WORK ITEM: Each line of the listing below, from the very first to the one that contains "Answer: 1639/3 ≈ 546.33", is to be retyped exactly as it stands.

RECORDS:
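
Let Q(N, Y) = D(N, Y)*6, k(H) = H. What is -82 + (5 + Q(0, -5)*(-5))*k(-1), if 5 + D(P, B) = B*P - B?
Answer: -87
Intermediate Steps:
D(P, B) = -5 - B + B*P (D(P, B) = -5 + (B*P - B) = -5 + (-B + B*P) = -5 - B + B*P)
Q(N, Y) = -30 - 6*Y + 6*N*Y (Q(N, Y) = (-5 - Y + Y*N)*6 = (-5 - Y + N*Y)*6 = -30 - 6*Y + 6*N*Y)
-82 + (5 + Q(0, -5)*(-5))*k(-1) = -82 + (5 + (-30 - 6*(-5) + 6*0*(-5))*(-5))*(-1) = -82 + (5 + (-30 + 30 + 0)*(-5))*(-1) = -82 + (5 + 0*(-5))*(-1) = -82 + (5 + 0)*(-1) = -82 + 5*(-1) = -82 - 5 = -87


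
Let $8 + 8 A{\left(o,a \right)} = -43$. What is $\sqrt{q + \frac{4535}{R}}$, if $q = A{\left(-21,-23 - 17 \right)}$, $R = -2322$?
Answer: $\frac{i \sqrt{19956558}}{1548} \approx 2.8858 i$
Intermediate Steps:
$A{\left(o,a \right)} = - \frac{51}{8}$ ($A{\left(o,a \right)} = -1 + \frac{1}{8} \left(-43\right) = -1 - \frac{43}{8} = - \frac{51}{8}$)
$q = - \frac{51}{8} \approx -6.375$
$\sqrt{q + \frac{4535}{R}} = \sqrt{- \frac{51}{8} + \frac{4535}{-2322}} = \sqrt{- \frac{51}{8} + 4535 \left(- \frac{1}{2322}\right)} = \sqrt{- \frac{51}{8} - \frac{4535}{2322}} = \sqrt{- \frac{77351}{9288}} = \frac{i \sqrt{19956558}}{1548}$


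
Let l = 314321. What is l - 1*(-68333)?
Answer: 382654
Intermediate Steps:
l - 1*(-68333) = 314321 - 1*(-68333) = 314321 + 68333 = 382654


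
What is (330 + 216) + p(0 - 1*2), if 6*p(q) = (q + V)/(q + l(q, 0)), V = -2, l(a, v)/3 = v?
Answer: 1639/3 ≈ 546.33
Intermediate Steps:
l(a, v) = 3*v
p(q) = (-2 + q)/(6*q) (p(q) = ((q - 2)/(q + 3*0))/6 = ((-2 + q)/(q + 0))/6 = ((-2 + q)/q)/6 = (-2 + q)/(6*q))
(330 + 216) + p(0 - 1*2) = (330 + 216) + (-2 + (0 - 1*2))/(6*(0 - 1*2)) = 546 + (-2 + (0 - 2))/(6*(0 - 2)) = 546 + (⅙)*(-2 - 2)/(-2) = 546 + (⅙)*(-½)*(-4) = 546 + ⅓ = 1639/3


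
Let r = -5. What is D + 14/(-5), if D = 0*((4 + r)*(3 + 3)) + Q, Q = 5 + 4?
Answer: 31/5 ≈ 6.2000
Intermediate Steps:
Q = 9
D = 9 (D = 0*((4 - 5)*(3 + 3)) + 9 = 0*(-1*6) + 9 = 0*(-6) + 9 = 0 + 9 = 9)
D + 14/(-5) = 9 + 14/(-5) = 9 - ⅕*14 = 9 - 14/5 = 31/5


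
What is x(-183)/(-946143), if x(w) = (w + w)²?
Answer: -14884/105127 ≈ -0.14158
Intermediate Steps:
x(w) = 4*w² (x(w) = (2*w)² = 4*w²)
x(-183)/(-946143) = (4*(-183)²)/(-946143) = (4*33489)*(-1/946143) = 133956*(-1/946143) = -14884/105127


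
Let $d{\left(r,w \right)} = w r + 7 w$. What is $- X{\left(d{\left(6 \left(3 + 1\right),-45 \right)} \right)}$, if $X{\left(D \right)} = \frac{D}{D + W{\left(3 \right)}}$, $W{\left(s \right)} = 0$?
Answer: $-1$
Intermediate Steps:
$d{\left(r,w \right)} = 7 w + r w$ ($d{\left(r,w \right)} = r w + 7 w = 7 w + r w$)
$X{\left(D \right)} = 1$ ($X{\left(D \right)} = \frac{D}{D + 0} = \frac{D}{D} = 1$)
$- X{\left(d{\left(6 \left(3 + 1\right),-45 \right)} \right)} = \left(-1\right) 1 = -1$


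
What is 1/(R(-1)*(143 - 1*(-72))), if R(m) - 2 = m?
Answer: 1/215 ≈ 0.0046512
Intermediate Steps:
R(m) = 2 + m
1/(R(-1)*(143 - 1*(-72))) = 1/((2 - 1)*(143 - 1*(-72))) = 1/(1*(143 + 72)) = 1/(1*215) = 1/215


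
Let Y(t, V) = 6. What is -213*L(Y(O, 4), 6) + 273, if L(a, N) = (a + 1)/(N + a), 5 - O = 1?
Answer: 595/4 ≈ 148.75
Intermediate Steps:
O = 4 (O = 5 - 1*1 = 5 - 1 = 4)
L(a, N) = (1 + a)/(N + a)
-213*L(Y(O, 4), 6) + 273 = -213*(1 + 6)/(6 + 6) + 273 = -213*7/12 + 273 = -497/4 + 273 = 595/4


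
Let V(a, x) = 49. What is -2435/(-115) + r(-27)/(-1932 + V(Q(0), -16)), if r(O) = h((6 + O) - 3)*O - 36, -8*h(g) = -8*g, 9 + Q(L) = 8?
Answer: 902945/43309 ≈ 20.849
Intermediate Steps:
Q(L) = -1 (Q(L) = -9 + 8 = -1)
h(g) = g (h(g) = -(-1)*g = g)
r(O) = -36 + O*(3 + O) (r(O) = ((6 + O) - 3)*O - 36 = (3 + O)*O - 36 = O*(3 + O) - 36 = -36 + O*(3 + O))
-2435/(-115) + r(-27)/(-1932 + V(Q(0), -16)) = -2435/(-115) + (-36 - 27*(3 - 27))/(-1932 + 49) = -2435*(-1/115) + (-36 - 27*(-24))/(-1883) = 487/23 + (-36 + 648)*(-1/1883) = 487/23 + 612*(-1/1883) = 487/23 - 612/1883 = 902945/43309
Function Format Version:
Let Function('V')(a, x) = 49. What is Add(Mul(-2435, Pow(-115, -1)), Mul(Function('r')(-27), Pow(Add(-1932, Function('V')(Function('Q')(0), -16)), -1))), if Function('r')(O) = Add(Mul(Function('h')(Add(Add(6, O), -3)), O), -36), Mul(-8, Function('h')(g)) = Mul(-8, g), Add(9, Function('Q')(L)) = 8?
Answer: Rational(902945, 43309) ≈ 20.849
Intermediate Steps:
Function('Q')(L) = -1 (Function('Q')(L) = Add(-9, 8) = -1)
Function('h')(g) = g (Function('h')(g) = Mul(Rational(-1, 8), Mul(-8, g)) = g)
Function('r')(O) = Add(-36, Mul(O, Add(3, O))) (Function('r')(O) = Add(Mul(Add(Add(6, O), -3), O), -36) = Add(Mul(Add(3, O), O), -36) = Add(Mul(O, Add(3, O)), -36) = Add(-36, Mul(O, Add(3, O))))
Add(Mul(-2435, Pow(-115, -1)), Mul(Function('r')(-27), Pow(Add(-1932, Function('V')(Function('Q')(0), -16)), -1))) = Add(Mul(-2435, Pow(-115, -1)), Mul(Add(-36, Mul(-27, Add(3, -27))), Pow(Add(-1932, 49), -1))) = Add(Mul(-2435, Rational(-1, 115)), Mul(Add(-36, Mul(-27, -24)), Pow(-1883, -1))) = Add(Rational(487, 23), Mul(Add(-36, 648), Rational(-1, 1883))) = Add(Rational(487, 23), Mul(612, Rational(-1, 1883))) = Add(Rational(487, 23), Rational(-612, 1883)) = Rational(902945, 43309)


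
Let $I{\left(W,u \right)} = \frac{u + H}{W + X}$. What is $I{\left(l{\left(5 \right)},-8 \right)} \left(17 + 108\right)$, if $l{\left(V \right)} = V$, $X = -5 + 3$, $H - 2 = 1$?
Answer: $- \frac{625}{3} \approx -208.33$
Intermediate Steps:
$H = 3$ ($H = 2 + 1 = 3$)
$X = -2$
$I{\left(W,u \right)} = \frac{3 + u}{-2 + W}$ ($I{\left(W,u \right)} = \frac{u + 3}{W - 2} = \frac{3 + u}{-2 + W}$)
$I{\left(l{\left(5 \right)},-8 \right)} \left(17 + 108\right) = \frac{3 - 8}{-2 + 5} \left(17 + 108\right) = \frac{1}{3} \left(-5\right) 125 = \left(- \frac{5}{3}\right) 125 = - \frac{625}{3}$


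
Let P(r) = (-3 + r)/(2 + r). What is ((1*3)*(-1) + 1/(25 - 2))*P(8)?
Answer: -34/23 ≈ -1.4783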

SOLUTION BELOW:
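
Let Q(N, Y) = D(N, Y)*6, k(H) = H. What is -82 + (5 + Q(0, -5)*(-5))*k(-1), if 5 + D(P, B) = B*P - B?
Answer: -87
Intermediate Steps:
D(P, B) = -5 - B + B*P (D(P, B) = -5 + (B*P - B) = -5 + (-B + B*P) = -5 - B + B*P)
Q(N, Y) = -30 - 6*Y + 6*N*Y (Q(N, Y) = (-5 - Y + Y*N)*6 = (-5 - Y + N*Y)*6 = -30 - 6*Y + 6*N*Y)
-82 + (5 + Q(0, -5)*(-5))*k(-1) = -82 + (5 + (-30 - 6*(-5) + 6*0*(-5))*(-5))*(-1) = -82 + (5 + (-30 + 30 + 0)*(-5))*(-1) = -82 + (5 + 0*(-5))*(-1) = -82 + (5 + 0)*(-1) = -82 + 5*(-1) = -82 - 5 = -87


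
Let $8 + 8 A{\left(o,a \right)} = -43$. What is $\sqrt{q + \frac{4535}{R}}$, if $q = A{\left(-21,-23 - 17 \right)}$, $R = -2322$?
Answer: $\frac{i \sqrt{19956558}}{1548} \approx 2.8858 i$
Intermediate Steps:
$A{\left(o,a \right)} = - \frac{51}{8}$ ($A{\left(o,a \right)} = -1 + \frac{1}{8} \left(-43\right) = -1 - \frac{43}{8} = - \frac{51}{8}$)
$q = - \frac{51}{8} \approx -6.375$
$\sqrt{q + \frac{4535}{R}} = \sqrt{- \frac{51}{8} + \frac{4535}{-2322}} = \sqrt{- \frac{51}{8} + 4535 \left(- \frac{1}{2322}\right)} = \sqrt{- \frac{51}{8} - \frac{4535}{2322}} = \sqrt{- \frac{77351}{9288}} = \frac{i \sqrt{19956558}}{1548}$


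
Let l = 314321. What is l - 1*(-68333)?
Answer: 382654
Intermediate Steps:
l - 1*(-68333) = 314321 - 1*(-68333) = 314321 + 68333 = 382654


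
What is (330 + 216) + p(0 - 1*2), if 6*p(q) = (q + V)/(q + l(q, 0)), V = -2, l(a, v)/3 = v?
Answer: 1639/3 ≈ 546.33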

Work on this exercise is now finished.